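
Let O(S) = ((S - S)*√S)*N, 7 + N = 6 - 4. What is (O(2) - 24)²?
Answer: 576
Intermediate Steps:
N = -5 (N = -7 + (6 - 4) = -7 + 2 = -5)
O(S) = 0 (O(S) = ((S - S)*√S)*(-5) = (0*√S)*(-5) = 0*(-5) = 0)
(O(2) - 24)² = (0 - 24)² = (-24)² = 576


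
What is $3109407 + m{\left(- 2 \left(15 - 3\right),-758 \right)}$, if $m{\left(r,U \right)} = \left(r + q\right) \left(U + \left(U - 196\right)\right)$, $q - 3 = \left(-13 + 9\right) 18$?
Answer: $3268623$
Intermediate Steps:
$q = -69$ ($q = 3 + \left(-13 + 9\right) 18 = 3 - 72 = -69$)
$m{\left(r,U \right)} = \left(-196 + 2 U\right) \left(-69 + r\right)$ ($m{\left(r,U \right)} = \left(r - 69\right) \left(U + \left(U - 196\right)\right) = \left(-69 + r\right) \left(U + \left(-196 + U\right)\right) = \left(-69 + r\right) \left(-196 + 2 U\right) = \left(-196 + 2 U\right) \left(-69 + r\right)$)
$3109407 + m{\left(- 2 \left(15 - 3\right),-758 \right)} = 3109407 + \left(13524 - 196 \left(- 2 \left(15 - 3\right)\right) - -104604 + 2 \left(-758\right) \left(- 2 \left(15 - 3\right)\right)\right) = 3109407 + \left(13524 - 196 \left(\left(-2\right) 12\right) + 104604 + 2 \left(-758\right) \left(\left(-2\right) 12\right)\right) = 3109407 + \left(13524 - -4704 + 104604 + 2 \left(-758\right) \left(-24\right)\right) = 3109407 + \left(13524 + 4704 + 104604 + 36384\right) = 3109407 + 159216 = 3268623$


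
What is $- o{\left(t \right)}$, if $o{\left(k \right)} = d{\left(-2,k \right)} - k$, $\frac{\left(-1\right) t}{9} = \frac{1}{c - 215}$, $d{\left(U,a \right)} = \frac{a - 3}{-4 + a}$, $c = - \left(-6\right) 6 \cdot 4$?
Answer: $- \frac{12009}{19525} \approx -0.61506$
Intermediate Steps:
$c = 144$ ($c = - \left(-36\right) 4 = \left(-1\right) \left(-144\right) = 144$)
$d{\left(U,a \right)} = \frac{-3 + a}{-4 + a}$
$t = \frac{9}{71}$ ($t = - \frac{9}{144 - 215} = - \frac{9}{-71} = \left(-9\right) \left(- \frac{1}{71}\right) = \frac{9}{71} \approx 0.12676$)
$o{\left(k \right)} = - k + \frac{-3 + k}{-4 + k}$ ($o{\left(k \right)} = \frac{-3 + k}{-4 + k} - k = - k + \frac{-3 + k}{-4 + k}$)
$- o{\left(t \right)} = - \frac{-3 + \frac{9}{71} - \frac{9 \left(-4 + \frac{9}{71}\right)}{71}}{-4 + \frac{9}{71}} = - \frac{-3 + \frac{9}{71} - \frac{9}{71} \left(- \frac{275}{71}\right)}{- \frac{275}{71}} = - \frac{\left(-71\right) \left(-3 + \frac{9}{71} + \frac{2475}{5041}\right)}{275} = - \frac{\left(-71\right) \left(-12009\right)}{275 \cdot 5041} = \left(-1\right) \frac{12009}{19525} = - \frac{12009}{19525}$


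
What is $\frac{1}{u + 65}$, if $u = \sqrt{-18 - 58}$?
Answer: $\frac{65}{4301} - \frac{2 i \sqrt{19}}{4301} \approx 0.015113 - 0.0020269 i$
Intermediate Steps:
$u = 2 i \sqrt{19}$ ($u = \sqrt{-76} = 2 i \sqrt{19} \approx 8.7178 i$)
$\frac{1}{u + 65} = \frac{1}{2 i \sqrt{19} + 65} = \frac{1}{65 + 2 i \sqrt{19}}$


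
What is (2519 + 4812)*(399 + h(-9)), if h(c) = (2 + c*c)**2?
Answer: 53428328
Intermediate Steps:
h(c) = (2 + c**2)**2
(2519 + 4812)*(399 + h(-9)) = (2519 + 4812)*(399 + (2 + (-9)**2)**2) = 7331*(399 + (2 + 81)**2) = 7331*(399 + 83**2) = 7331*(399 + 6889) = 7331*7288 = 53428328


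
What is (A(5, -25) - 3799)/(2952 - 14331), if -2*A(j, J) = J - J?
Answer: 3799/11379 ≈ 0.33386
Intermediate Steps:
A(j, J) = 0 (A(j, J) = -(J - J)/2 = -½*0 = 0)
(A(5, -25) - 3799)/(2952 - 14331) = (0 - 3799)/(2952 - 14331) = -3799/(-11379) = -3799*(-1/11379) = 3799/11379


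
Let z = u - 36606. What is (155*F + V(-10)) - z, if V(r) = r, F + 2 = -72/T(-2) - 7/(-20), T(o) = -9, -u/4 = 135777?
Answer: 2322753/4 ≈ 5.8069e+5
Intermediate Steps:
u = -543108 (u = -4*135777 = -543108)
F = 127/20 (F = -2 + (-72/(-9) - 7/(-20)) = -2 + (-72*(-1/9) - 7*(-1/20)) = -2 + (8 + 7/20) = -2 + 167/20 = 127/20 ≈ 6.3500)
z = -579714 (z = -543108 - 36606 = -579714)
(155*F + V(-10)) - z = (155*(127/20) - 10) - 1*(-579714) = (3937/4 - 10) + 579714 = 3897/4 + 579714 = 2322753/4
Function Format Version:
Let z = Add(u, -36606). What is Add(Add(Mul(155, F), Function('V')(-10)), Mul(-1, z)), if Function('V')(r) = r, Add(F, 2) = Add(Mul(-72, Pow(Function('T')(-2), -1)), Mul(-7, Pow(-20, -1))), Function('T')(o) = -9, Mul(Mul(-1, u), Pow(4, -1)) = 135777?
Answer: Rational(2322753, 4) ≈ 5.8069e+5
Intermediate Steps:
u = -543108 (u = Mul(-4, 135777) = -543108)
F = Rational(127, 20) (F = Add(-2, Add(Mul(-72, Pow(-9, -1)), Mul(-7, Pow(-20, -1)))) = Add(-2, Add(Mul(-72, Rational(-1, 9)), Mul(-7, Rational(-1, 20)))) = Add(-2, Add(8, Rational(7, 20))) = Add(-2, Rational(167, 20)) = Rational(127, 20) ≈ 6.3500)
z = -579714 (z = Add(-543108, -36606) = -579714)
Add(Add(Mul(155, F), Function('V')(-10)), Mul(-1, z)) = Add(Add(Mul(155, Rational(127, 20)), -10), Mul(-1, -579714)) = Add(Add(Rational(3937, 4), -10), 579714) = Add(Rational(3897, 4), 579714) = Rational(2322753, 4)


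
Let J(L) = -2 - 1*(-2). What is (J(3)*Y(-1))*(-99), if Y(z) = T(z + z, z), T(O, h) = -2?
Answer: 0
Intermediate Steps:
Y(z) = -2
J(L) = 0 (J(L) = -2 + 2 = 0)
(J(3)*Y(-1))*(-99) = (0*(-2))*(-99) = 0*(-99) = 0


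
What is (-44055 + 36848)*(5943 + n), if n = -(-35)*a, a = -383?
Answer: 53778634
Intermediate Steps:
n = -13405 (n = -(-35)*(-383) = -35*383 = -13405)
(-44055 + 36848)*(5943 + n) = (-44055 + 36848)*(5943 - 13405) = -7207*(-7462) = 53778634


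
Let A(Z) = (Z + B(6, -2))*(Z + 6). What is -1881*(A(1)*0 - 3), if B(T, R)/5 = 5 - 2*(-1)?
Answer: 5643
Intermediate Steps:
B(T, R) = 35 (B(T, R) = 5*(5 - 2*(-1)) = 5*(5 + 2) = 5*7 = 35)
A(Z) = (6 + Z)*(35 + Z) (A(Z) = (Z + 35)*(Z + 6) = (35 + Z)*(6 + Z) = (6 + Z)*(35 + Z))
-1881*(A(1)*0 - 3) = -1881*((210 + 1**2 + 41*1)*0 - 3) = -1881*((210 + 1 + 41)*0 - 3) = -1881*(252*0 - 3) = -1881*(0 - 3) = -1881*(-3) = -627*(-9) = 5643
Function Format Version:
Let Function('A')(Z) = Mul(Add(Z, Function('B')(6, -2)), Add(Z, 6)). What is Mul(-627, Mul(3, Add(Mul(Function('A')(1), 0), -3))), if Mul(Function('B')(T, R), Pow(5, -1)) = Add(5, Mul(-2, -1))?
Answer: 5643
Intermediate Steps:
Function('B')(T, R) = 35 (Function('B')(T, R) = Mul(5, Add(5, Mul(-2, -1))) = Mul(5, Add(5, 2)) = Mul(5, 7) = 35)
Function('A')(Z) = Mul(Add(6, Z), Add(35, Z)) (Function('A')(Z) = Mul(Add(Z, 35), Add(Z, 6)) = Mul(Add(35, Z), Add(6, Z)) = Mul(Add(6, Z), Add(35, Z)))
Mul(-627, Mul(3, Add(Mul(Function('A')(1), 0), -3))) = Mul(-627, Mul(3, Add(Mul(Add(210, Pow(1, 2), Mul(41, 1)), 0), -3))) = Mul(-627, Mul(3, Add(Mul(Add(210, 1, 41), 0), -3))) = Mul(-627, Mul(3, Add(Mul(252, 0), -3))) = Mul(-627, Mul(3, Add(0, -3))) = Mul(-627, Mul(3, -3)) = Mul(-627, -9) = 5643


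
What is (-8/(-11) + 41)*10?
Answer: 4590/11 ≈ 417.27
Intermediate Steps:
(-8/(-11) + 41)*10 = (-8*(-1/11) + 41)*10 = (8/11 + 41)*10 = (459/11)*10 = 4590/11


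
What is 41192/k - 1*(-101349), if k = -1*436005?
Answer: 44188629553/436005 ≈ 1.0135e+5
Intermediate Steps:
k = -436005
41192/k - 1*(-101349) = 41192/(-436005) - 1*(-101349) = 41192*(-1/436005) + 101349 = -41192/436005 + 101349 = 44188629553/436005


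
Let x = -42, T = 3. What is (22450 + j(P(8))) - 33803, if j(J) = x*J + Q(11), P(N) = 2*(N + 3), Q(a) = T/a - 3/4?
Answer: -540209/44 ≈ -12277.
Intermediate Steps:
Q(a) = -¾ + 3/a (Q(a) = 3/a - 3/4 = 3/a - 3*¼ = 3/a - ¾ = -¾ + 3/a)
P(N) = 6 + 2*N (P(N) = 2*(3 + N) = 6 + 2*N)
j(J) = -21/44 - 42*J (j(J) = -42*J + (-¾ + 3/11) = -42*J - 21/44 = -21/44 - 42*J)
(22450 + j(P(8))) - 33803 = (22450 + (-21/44 - 42*(6 + 2*8))) - 33803 = (22450 + (-21/44 - 42*(6 + 16))) - 33803 = (22450 + (-21/44 - 42*22)) - 33803 = (22450 + (-21/44 - 924)) - 33803 = (22450 - 40677/44) - 33803 = 947123/44 - 33803 = -540209/44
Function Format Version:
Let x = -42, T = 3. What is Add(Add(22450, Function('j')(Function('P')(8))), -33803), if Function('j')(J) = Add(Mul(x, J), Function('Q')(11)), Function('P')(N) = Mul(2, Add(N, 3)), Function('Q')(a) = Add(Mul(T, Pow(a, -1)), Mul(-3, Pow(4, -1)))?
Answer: Rational(-540209, 44) ≈ -12277.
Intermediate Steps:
Function('Q')(a) = Add(Rational(-3, 4), Mul(3, Pow(a, -1))) (Function('Q')(a) = Add(Mul(3, Pow(a, -1)), Mul(-3, Pow(4, -1))) = Add(Mul(3, Pow(a, -1)), Mul(-3, Rational(1, 4))) = Add(Mul(3, Pow(a, -1)), Rational(-3, 4)) = Add(Rational(-3, 4), Mul(3, Pow(a, -1))))
Function('P')(N) = Add(6, Mul(2, N)) (Function('P')(N) = Mul(2, Add(3, N)) = Add(6, Mul(2, N)))
Function('j')(J) = Add(Rational(-21, 44), Mul(-42, J)) (Function('j')(J) = Add(Mul(-42, J), Add(Rational(-3, 4), Mul(3, Pow(11, -1)))) = Add(Mul(-42, J), Add(Rational(-3, 4), Mul(3, Rational(1, 11)))) = Add(Mul(-42, J), Add(Rational(-3, 4), Rational(3, 11))) = Add(Mul(-42, J), Rational(-21, 44)) = Add(Rational(-21, 44), Mul(-42, J)))
Add(Add(22450, Function('j')(Function('P')(8))), -33803) = Add(Add(22450, Add(Rational(-21, 44), Mul(-42, Add(6, Mul(2, 8))))), -33803) = Add(Add(22450, Add(Rational(-21, 44), Mul(-42, Add(6, 16)))), -33803) = Add(Add(22450, Add(Rational(-21, 44), Mul(-42, 22))), -33803) = Add(Add(22450, Add(Rational(-21, 44), -924)), -33803) = Add(Add(22450, Rational(-40677, 44)), -33803) = Add(Rational(947123, 44), -33803) = Rational(-540209, 44)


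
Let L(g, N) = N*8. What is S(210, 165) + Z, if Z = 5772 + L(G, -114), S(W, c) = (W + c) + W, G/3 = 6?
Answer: 5445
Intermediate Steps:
G = 18 (G = 3*6 = 18)
S(W, c) = c + 2*W
L(g, N) = 8*N
Z = 4860 (Z = 5772 + 8*(-114) = 5772 - 912 = 4860)
S(210, 165) + Z = (165 + 2*210) + 4860 = (165 + 420) + 4860 = 585 + 4860 = 5445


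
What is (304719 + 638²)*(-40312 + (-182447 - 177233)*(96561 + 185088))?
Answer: -72104120532010216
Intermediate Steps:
(304719 + 638²)*(-40312 + (-182447 - 177233)*(96561 + 185088)) = (304719 + 407044)*(-40312 - 359680*281649) = 711763*(-40312 - 101303512320) = 711763*(-101303552632) = -72104120532010216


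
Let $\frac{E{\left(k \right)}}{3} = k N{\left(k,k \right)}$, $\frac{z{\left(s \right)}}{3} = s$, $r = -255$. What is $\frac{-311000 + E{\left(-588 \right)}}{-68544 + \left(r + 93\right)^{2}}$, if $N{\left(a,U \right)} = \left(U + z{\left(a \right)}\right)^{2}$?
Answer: $\frac{2439647414}{10575} \approx 2.307 \cdot 10^{5}$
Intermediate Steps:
$z{\left(s \right)} = 3 s$
$N{\left(a,U \right)} = \left(U + 3 a\right)^{2}$
$E{\left(k \right)} = 48 k^{3}$ ($E{\left(k \right)} = 3 k \left(k + 3 k\right)^{2} = 3 k \left(4 k\right)^{2} = 3 k 16 k^{2} = 3 \cdot 16 k^{3} = 48 k^{3}$)
$\frac{-311000 + E{\left(-588 \right)}}{-68544 + \left(r + 93\right)^{2}} = \frac{-311000 + 48 \left(-588\right)^{3}}{-68544 + \left(-255 + 93\right)^{2}} = \frac{-311000 + 48 \left(-203297472\right)}{-68544 + \left(-162\right)^{2}} = \frac{-311000 - 9758278656}{-68544 + 26244} = - \frac{9758589656}{-42300} = \left(-9758589656\right) \left(- \frac{1}{42300}\right) = \frac{2439647414}{10575}$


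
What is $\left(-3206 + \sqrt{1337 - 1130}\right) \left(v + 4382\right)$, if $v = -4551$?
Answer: $541814 - 507 \sqrt{23} \approx 5.3938 \cdot 10^{5}$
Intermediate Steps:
$\left(-3206 + \sqrt{1337 - 1130}\right) \left(v + 4382\right) = \left(-3206 + \sqrt{1337 - 1130}\right) \left(-4551 + 4382\right) = \left(-3206 + \sqrt{207}\right) \left(-169\right) = \left(-3206 + 3 \sqrt{23}\right) \left(-169\right) = 541814 - 507 \sqrt{23}$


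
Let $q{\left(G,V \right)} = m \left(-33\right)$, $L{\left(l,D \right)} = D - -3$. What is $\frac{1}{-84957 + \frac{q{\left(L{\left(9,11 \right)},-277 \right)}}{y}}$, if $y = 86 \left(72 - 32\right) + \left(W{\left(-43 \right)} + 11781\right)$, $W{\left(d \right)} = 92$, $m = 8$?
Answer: $- \frac{15313}{1300946805} \approx -1.1771 \cdot 10^{-5}$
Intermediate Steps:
$L{\left(l,D \right)} = 3 + D$ ($L{\left(l,D \right)} = D + 3 = 3 + D$)
$q{\left(G,V \right)} = -264$ ($q{\left(G,V \right)} = 8 \left(-33\right) = -264$)
$y = 15313$ ($y = 86 \left(72 - 32\right) + \left(92 + 11781\right) = 86 \cdot 40 + 11873 = 3440 + 11873 = 15313$)
$\frac{1}{-84957 + \frac{q{\left(L{\left(9,11 \right)},-277 \right)}}{y}} = \frac{1}{-84957 - \frac{264}{15313}} = \frac{1}{- \frac{1300946805}{15313}} = - \frac{15313}{1300946805}$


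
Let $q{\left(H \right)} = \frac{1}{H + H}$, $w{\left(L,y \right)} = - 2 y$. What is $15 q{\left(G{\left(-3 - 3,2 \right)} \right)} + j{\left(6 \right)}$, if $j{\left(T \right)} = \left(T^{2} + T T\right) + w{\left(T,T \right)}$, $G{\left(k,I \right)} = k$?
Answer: $\frac{235}{4} \approx 58.75$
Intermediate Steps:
$q{\left(H \right)} = \frac{1}{2 H}$
$j{\left(T \right)} = - 2 T + 2 T^{2}$ ($j{\left(T \right)} = \left(T^{2} + T T\right) - 2 T = \left(T^{2} + T^{2}\right) - 2 T = 2 T^{2} - 2 T = - 2 T + 2 T^{2}$)
$15 q{\left(G{\left(-3 - 3,2 \right)} \right)} + j{\left(6 \right)} = 15 \frac{1}{2 \left(-3 - 3\right)} + 2 \cdot 6 \left(-1 + 6\right) = 15 \frac{1}{2 \left(-3 - 3\right)} + 2 \cdot 6 \cdot 5 = 15 \frac{1}{2 \left(-6\right)} + 60 = 15 \cdot \frac{1}{2} \left(- \frac{1}{6}\right) + 60 = 15 \left(- \frac{1}{12}\right) + 60 = - \frac{5}{4} + 60 = \frac{235}{4}$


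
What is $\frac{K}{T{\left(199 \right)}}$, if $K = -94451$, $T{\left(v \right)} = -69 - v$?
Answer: $\frac{94451}{268} \approx 352.43$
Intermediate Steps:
$\frac{K}{T{\left(199 \right)}} = - \frac{94451}{-69 - 199} = - \frac{94451}{-268} = \left(-94451\right) \left(- \frac{1}{268}\right) = \frac{94451}{268}$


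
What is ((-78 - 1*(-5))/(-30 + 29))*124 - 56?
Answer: 8996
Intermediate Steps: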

> What to do: Give back, word for word, only the lines above from the line holding "Answer: 4590/11 ≈ 417.27" to the line holding "Let x = -42, T = 3. What is (22450", both included.

> Answer for the task:
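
Answer: 4590/11 ≈ 417.27
Intermediate Steps:
(-8/(-11) + 41)*10 = (-8*(-1/11) + 41)*10 = (8/11 + 41)*10 = (459/11)*10 = 4590/11


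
What is 41192/k - 1*(-101349), if k = -1*436005?
Answer: 44188629553/436005 ≈ 1.0135e+5
Intermediate Steps:
k = -436005
41192/k - 1*(-101349) = 41192/(-436005) - 1*(-101349) = 41192*(-1/436005) + 101349 = -41192/436005 + 101349 = 44188629553/436005


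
Let x = -42, T = 3. What is (22450 + j(P(8))) - 33803, if j(J) = x*J + Q(11), P(N) = 2*(N + 3), Q(a) = T/a - 3/4?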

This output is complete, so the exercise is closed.